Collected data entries

= Beginning of Section =

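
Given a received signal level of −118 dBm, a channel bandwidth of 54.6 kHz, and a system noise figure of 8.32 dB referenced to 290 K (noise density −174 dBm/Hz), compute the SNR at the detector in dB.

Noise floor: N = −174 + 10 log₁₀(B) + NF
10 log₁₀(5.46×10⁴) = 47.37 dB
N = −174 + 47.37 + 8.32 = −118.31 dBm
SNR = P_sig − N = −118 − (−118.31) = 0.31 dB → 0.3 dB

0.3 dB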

= End of Section =

Word for word, copy out the data.

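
Given a received signal level of −118 dBm, a channel bandwidth of 54.6 kHz, and a system noise figure of 8.32 dB referenced to 290 K (noise density −174 dBm/Hz), compute the SNR at the detector in dB.

Noise floor: N = −174 + 10 log₁₀(B) + NF
10 log₁₀(5.46×10⁴) = 47.37 dB
N = −174 + 47.37 + 8.32 = −118.31 dBm
SNR = P_sig − N = −118 − (−118.31) = 0.31 dB → 0.3 dB

0.3 dB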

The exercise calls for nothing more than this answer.